◆ Problem ◆
Your output must be the line containing "Express -7145 in" followed by every later line in the entries below, all copied exactly.

◆ Collected data entries ◆
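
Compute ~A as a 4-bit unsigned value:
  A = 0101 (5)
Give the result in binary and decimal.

Flip each bit (0->1, 1->0):
  0101
  1010

Answer: 1010 (10)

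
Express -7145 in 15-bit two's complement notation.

1. Binary of +7145:  001101111101001
2. Invert bits:     110010000010110
3. Add 1:           110010000010111

Answer: 110010000010111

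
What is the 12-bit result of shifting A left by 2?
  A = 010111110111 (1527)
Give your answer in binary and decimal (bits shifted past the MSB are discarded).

Shift left by 2: drop the top 2 bit(s), append 2 zero(s) on the right.
  010111110111  ->  discard [01], keep [0111110111], append 00
= 011111011100

Answer: 011111011100 (2012)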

◆ Task output ◆
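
Express -7145 in 15-bit two's complement notation.

1. Binary of +7145:  001101111101001
2. Invert bits:     110010000010110
3. Add 1:           110010000010111

Answer: 110010000010111

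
What is the 12-bit result of shifting A left by 2?
  A = 010111110111 (1527)
Give your answer in binary and decimal (bits shifted past the MSB are discarded).

Shift left by 2: drop the top 2 bit(s), append 2 zero(s) on the right.
  010111110111  ->  discard [01], keep [0111110111], append 00
= 011111011100

Answer: 011111011100 (2012)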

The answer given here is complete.